- _What to do_:
Produce an exact copy of the lines from the line containing "Answer: -27260" through the last line of the listing below, both ends included, and nothing else.

---------- The input

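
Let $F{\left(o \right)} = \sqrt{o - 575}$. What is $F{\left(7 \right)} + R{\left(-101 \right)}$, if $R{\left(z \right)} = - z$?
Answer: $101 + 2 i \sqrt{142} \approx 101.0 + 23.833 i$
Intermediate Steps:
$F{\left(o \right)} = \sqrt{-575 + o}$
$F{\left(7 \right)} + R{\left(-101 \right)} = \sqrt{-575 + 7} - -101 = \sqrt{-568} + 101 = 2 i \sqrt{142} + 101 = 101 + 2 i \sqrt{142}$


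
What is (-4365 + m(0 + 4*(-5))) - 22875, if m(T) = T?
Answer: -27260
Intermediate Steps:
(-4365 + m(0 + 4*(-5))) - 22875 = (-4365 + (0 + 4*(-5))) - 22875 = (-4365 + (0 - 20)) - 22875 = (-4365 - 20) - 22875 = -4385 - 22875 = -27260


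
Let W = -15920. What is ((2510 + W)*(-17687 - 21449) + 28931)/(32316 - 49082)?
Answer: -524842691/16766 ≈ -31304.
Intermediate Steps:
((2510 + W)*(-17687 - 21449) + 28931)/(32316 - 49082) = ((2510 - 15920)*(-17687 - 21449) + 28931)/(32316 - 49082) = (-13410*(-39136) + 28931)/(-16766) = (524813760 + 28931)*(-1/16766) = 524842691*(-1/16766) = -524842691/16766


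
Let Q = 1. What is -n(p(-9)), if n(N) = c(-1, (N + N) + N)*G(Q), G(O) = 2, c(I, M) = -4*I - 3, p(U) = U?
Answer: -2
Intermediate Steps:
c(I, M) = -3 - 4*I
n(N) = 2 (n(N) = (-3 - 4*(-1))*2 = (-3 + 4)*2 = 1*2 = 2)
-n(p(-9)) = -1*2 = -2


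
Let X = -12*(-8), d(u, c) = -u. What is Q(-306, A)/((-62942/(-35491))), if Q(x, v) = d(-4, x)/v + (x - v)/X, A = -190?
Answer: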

--------------------

- _Answer for the task_:
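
Answer: -27260
Intermediate Steps:
(-4365 + m(0 + 4*(-5))) - 22875 = (-4365 + (0 + 4*(-5))) - 22875 = (-4365 + (0 - 20)) - 22875 = (-4365 - 20) - 22875 = -4385 - 22875 = -27260


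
Let W = -15920. What is ((2510 + W)*(-17687 - 21449) + 28931)/(32316 - 49082)?
Answer: -524842691/16766 ≈ -31304.
Intermediate Steps:
((2510 + W)*(-17687 - 21449) + 28931)/(32316 - 49082) = ((2510 - 15920)*(-17687 - 21449) + 28931)/(32316 - 49082) = (-13410*(-39136) + 28931)/(-16766) = (524813760 + 28931)*(-1/16766) = 524842691*(-1/16766) = -524842691/16766


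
Let Q = 1. What is -n(p(-9)), if n(N) = c(-1, (N + N) + N)*G(Q), G(O) = 2, c(I, M) = -4*I - 3, p(U) = U?
Answer: -2
Intermediate Steps:
c(I, M) = -3 - 4*I
n(N) = 2 (n(N) = (-3 - 4*(-1))*2 = (-3 + 4)*2 = 1*2 = 2)
-n(p(-9)) = -1*2 = -2


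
Let X = -12*(-8), d(u, c) = -u. What is Q(-306, A)/((-62942/(-35491))), if Q(x, v) = d(-4, x)/v + (x - v)/X, A = -190?
Answer: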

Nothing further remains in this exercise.